- Work item -
Word for word, reproduce the data that follows.

[Data items]
- - - - - - -

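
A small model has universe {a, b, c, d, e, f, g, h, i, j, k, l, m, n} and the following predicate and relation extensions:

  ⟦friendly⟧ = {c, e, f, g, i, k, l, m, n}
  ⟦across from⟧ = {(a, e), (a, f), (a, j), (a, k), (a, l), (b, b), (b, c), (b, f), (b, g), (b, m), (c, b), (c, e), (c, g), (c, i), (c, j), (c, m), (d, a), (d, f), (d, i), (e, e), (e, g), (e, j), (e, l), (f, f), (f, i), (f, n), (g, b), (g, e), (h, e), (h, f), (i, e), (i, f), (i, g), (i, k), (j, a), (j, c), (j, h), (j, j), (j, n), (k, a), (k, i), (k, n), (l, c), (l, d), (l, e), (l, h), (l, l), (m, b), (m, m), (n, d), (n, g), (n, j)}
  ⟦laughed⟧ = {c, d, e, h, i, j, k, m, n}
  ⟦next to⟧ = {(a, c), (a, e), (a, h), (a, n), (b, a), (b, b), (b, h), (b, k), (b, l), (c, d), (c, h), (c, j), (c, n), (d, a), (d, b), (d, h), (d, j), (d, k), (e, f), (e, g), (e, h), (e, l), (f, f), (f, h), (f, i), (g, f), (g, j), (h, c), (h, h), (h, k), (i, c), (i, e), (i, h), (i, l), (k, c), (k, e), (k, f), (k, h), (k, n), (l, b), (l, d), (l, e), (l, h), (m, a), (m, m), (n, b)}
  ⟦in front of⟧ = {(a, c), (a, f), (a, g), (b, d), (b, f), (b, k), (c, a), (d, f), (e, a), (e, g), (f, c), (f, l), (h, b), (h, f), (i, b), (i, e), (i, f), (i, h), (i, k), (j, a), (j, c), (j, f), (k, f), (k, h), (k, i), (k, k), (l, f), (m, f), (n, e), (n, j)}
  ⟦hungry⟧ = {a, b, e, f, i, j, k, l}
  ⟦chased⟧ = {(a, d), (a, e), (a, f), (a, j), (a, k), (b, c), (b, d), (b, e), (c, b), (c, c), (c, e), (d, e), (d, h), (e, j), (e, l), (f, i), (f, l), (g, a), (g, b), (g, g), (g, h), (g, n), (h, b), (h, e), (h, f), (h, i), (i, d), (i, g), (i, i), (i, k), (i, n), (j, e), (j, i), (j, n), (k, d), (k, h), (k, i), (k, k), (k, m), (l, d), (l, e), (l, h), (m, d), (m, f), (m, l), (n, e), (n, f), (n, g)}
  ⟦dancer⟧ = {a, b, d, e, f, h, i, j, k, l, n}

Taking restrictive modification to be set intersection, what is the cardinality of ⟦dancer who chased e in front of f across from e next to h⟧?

3

⟦who chased e⟧ = {x : ⟨x, e⟩ ∈ ⟦chased⟧} = {a, b, c, d, h, j, l, n}
⟦in front of f⟧ = {x : ⟨x, f⟩ ∈ ⟦in front of⟧} = {a, b, d, h, i, j, k, l, m}
⟦across from e⟧ = {x : ⟨x, e⟩ ∈ ⟦across from⟧} = {a, c, e, g, h, i, l}
⟦next to h⟧ = {x : ⟨x, h⟩ ∈ ⟦next to⟧} = {a, b, c, d, e, f, h, i, k, l}
⟦dancer⟧ = {a, b, d, e, f, h, i, j, k, l, n}
… ∩ ⟦who chased e⟧ = {a, b, d, e, f, h, i, j, k, l, n} ∩ {a, b, c, d, h, j, l, n} = {a, b, d, h, j, l, n}
… ∩ ⟦in front of f⟧ = {a, b, d, h, j, l, n} ∩ {a, b, d, h, i, j, k, l, m} = {a, b, d, h, j, l}
… ∩ ⟦across from e⟧ = {a, b, d, h, j, l} ∩ {a, c, e, g, h, i, l} = {a, h, l}
… ∩ ⟦next to h⟧ = {a, h, l} ∩ {a, b, c, d, e, f, h, i, k, l} = {a, h, l}
⟦dancer who chased e in front of f across from e next to h⟧ = {a, h, l}, so the cardinality is 3.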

- - - - - - -

- Task solution -
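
A small model has universe {a, b, c, d, e, f, g, h, i, j, k, l, m, n} and the following predicate and relation extensions:

  ⟦friendly⟧ = {c, e, f, g, i, k, l, m, n}
  ⟦across from⟧ = {(a, e), (a, f), (a, j), (a, k), (a, l), (b, b), (b, c), (b, f), (b, g), (b, m), (c, b), (c, e), (c, g), (c, i), (c, j), (c, m), (d, a), (d, f), (d, i), (e, e), (e, g), (e, j), (e, l), (f, f), (f, i), (f, n), (g, b), (g, e), (h, e), (h, f), (i, e), (i, f), (i, g), (i, k), (j, a), (j, c), (j, h), (j, j), (j, n), (k, a), (k, i), (k, n), (l, c), (l, d), (l, e), (l, h), (l, l), (m, b), (m, m), (n, d), (n, g), (n, j)}
  ⟦laughed⟧ = {c, d, e, h, i, j, k, m, n}
  ⟦next to⟧ = {(a, c), (a, e), (a, h), (a, n), (b, a), (b, b), (b, h), (b, k), (b, l), (c, d), (c, h), (c, j), (c, n), (d, a), (d, b), (d, h), (d, j), (d, k), (e, f), (e, g), (e, h), (e, l), (f, f), (f, h), (f, i), (g, f), (g, j), (h, c), (h, h), (h, k), (i, c), (i, e), (i, h), (i, l), (k, c), (k, e), (k, f), (k, h), (k, n), (l, b), (l, d), (l, e), (l, h), (m, a), (m, m), (n, b)}
  ⟦in front of⟧ = {(a, c), (a, f), (a, g), (b, d), (b, f), (b, k), (c, a), (d, f), (e, a), (e, g), (f, c), (f, l), (h, b), (h, f), (i, b), (i, e), (i, f), (i, h), (i, k), (j, a), (j, c), (j, f), (k, f), (k, h), (k, i), (k, k), (l, f), (m, f), (n, e), (n, j)}
  ⟦hungry⟧ = {a, b, e, f, i, j, k, l}
  ⟦chased⟧ = {(a, d), (a, e), (a, f), (a, j), (a, k), (b, c), (b, d), (b, e), (c, b), (c, c), (c, e), (d, e), (d, h), (e, j), (e, l), (f, i), (f, l), (g, a), (g, b), (g, g), (g, h), (g, n), (h, b), (h, e), (h, f), (h, i), (i, d), (i, g), (i, i), (i, k), (i, n), (j, e), (j, i), (j, n), (k, d), (k, h), (k, i), (k, k), (k, m), (l, d), (l, e), (l, h), (m, d), (m, f), (m, l), (n, e), (n, f), (n, g)}
  ⟦dancer⟧ = {a, b, d, e, f, h, i, j, k, l, n}

Taking restrictive modification to be set intersection, what is the cardinality of ⟦dancer who chased e in front of f across from e next to h⟧?

3

⟦who chased e⟧ = {x : ⟨x, e⟩ ∈ ⟦chased⟧} = {a, b, c, d, h, j, l, n}
⟦in front of f⟧ = {x : ⟨x, f⟩ ∈ ⟦in front of⟧} = {a, b, d, h, i, j, k, l, m}
⟦across from e⟧ = {x : ⟨x, e⟩ ∈ ⟦across from⟧} = {a, c, e, g, h, i, l}
⟦next to h⟧ = {x : ⟨x, h⟩ ∈ ⟦next to⟧} = {a, b, c, d, e, f, h, i, k, l}
⟦dancer⟧ = {a, b, d, e, f, h, i, j, k, l, n}
… ∩ ⟦who chased e⟧ = {a, b, d, e, f, h, i, j, k, l, n} ∩ {a, b, c, d, h, j, l, n} = {a, b, d, h, j, l, n}
… ∩ ⟦in front of f⟧ = {a, b, d, h, j, l, n} ∩ {a, b, d, h, i, j, k, l, m} = {a, b, d, h, j, l}
… ∩ ⟦across from e⟧ = {a, b, d, h, j, l} ∩ {a, c, e, g, h, i, l} = {a, h, l}
… ∩ ⟦next to h⟧ = {a, h, l} ∩ {a, b, c, d, e, f, h, i, k, l} = {a, h, l}
⟦dancer who chased e in front of f across from e next to h⟧ = {a, h, l}, so the cardinality is 3.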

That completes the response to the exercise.